Data below:

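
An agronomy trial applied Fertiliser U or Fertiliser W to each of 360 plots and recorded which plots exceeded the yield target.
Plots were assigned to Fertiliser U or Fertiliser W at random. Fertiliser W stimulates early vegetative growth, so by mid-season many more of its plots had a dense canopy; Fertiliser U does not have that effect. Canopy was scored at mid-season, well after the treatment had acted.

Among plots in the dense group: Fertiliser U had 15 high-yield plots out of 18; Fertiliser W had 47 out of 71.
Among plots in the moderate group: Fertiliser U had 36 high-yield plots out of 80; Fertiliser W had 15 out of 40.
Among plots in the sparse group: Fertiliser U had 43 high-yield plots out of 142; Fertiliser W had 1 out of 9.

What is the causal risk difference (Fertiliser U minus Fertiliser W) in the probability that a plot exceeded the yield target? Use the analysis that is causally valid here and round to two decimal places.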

End of Data.
Data below:

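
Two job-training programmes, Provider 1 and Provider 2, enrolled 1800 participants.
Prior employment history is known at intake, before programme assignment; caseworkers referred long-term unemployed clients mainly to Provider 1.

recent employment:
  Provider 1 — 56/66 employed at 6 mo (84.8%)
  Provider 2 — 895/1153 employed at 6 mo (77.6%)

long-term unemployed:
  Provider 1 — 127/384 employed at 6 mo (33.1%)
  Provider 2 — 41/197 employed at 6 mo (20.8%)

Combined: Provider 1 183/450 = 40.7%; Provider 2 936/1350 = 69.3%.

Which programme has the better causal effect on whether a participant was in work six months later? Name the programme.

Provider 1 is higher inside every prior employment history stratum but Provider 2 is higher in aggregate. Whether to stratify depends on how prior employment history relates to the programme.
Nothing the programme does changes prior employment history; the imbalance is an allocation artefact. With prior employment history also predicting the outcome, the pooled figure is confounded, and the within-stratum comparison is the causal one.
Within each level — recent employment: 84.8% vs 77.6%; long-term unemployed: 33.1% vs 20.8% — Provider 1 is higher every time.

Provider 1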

End of Data.
Data below:

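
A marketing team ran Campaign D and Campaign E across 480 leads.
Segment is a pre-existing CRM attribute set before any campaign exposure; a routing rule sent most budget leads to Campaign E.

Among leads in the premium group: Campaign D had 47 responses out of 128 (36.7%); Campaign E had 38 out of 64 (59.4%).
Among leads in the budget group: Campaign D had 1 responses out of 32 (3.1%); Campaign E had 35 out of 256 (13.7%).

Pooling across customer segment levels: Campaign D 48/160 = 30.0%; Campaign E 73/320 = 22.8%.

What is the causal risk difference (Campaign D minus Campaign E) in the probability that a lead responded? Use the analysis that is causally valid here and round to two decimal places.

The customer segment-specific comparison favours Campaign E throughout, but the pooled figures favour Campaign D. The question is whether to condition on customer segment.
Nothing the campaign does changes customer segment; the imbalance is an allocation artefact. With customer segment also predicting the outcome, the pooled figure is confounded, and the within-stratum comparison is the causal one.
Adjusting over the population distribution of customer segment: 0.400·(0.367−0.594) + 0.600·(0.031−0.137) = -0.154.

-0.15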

End of Data.

Required action: After locating the line with "An agronomy trial" above, return that line and every later line through the one with "Among plots in the sparse", word for word and with nothing else.

Solution to this problem:
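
An agronomy trial applied Fertiliser U or Fertiliser W to each of 360 plots and recorded which plots exceeded the yield target.
Plots were assigned to Fertiliser U or Fertiliser W at random. Fertiliser W stimulates early vegetative growth, so by mid-season many more of its plots had a dense canopy; Fertiliser U does not have that effect. Canopy was scored at mid-season, well after the treatment had acted.

Among plots in the dense group: Fertiliser U had 15 high-yield plots out of 18; Fertiliser W had 47 out of 71.
Among plots in the moderate group: Fertiliser U had 36 high-yield plots out of 80; Fertiliser W had 15 out of 40.
Among plots in the sparse group: Fertiliser U had 43 high-yield plots out of 142; Fertiliser W had 1 out of 9.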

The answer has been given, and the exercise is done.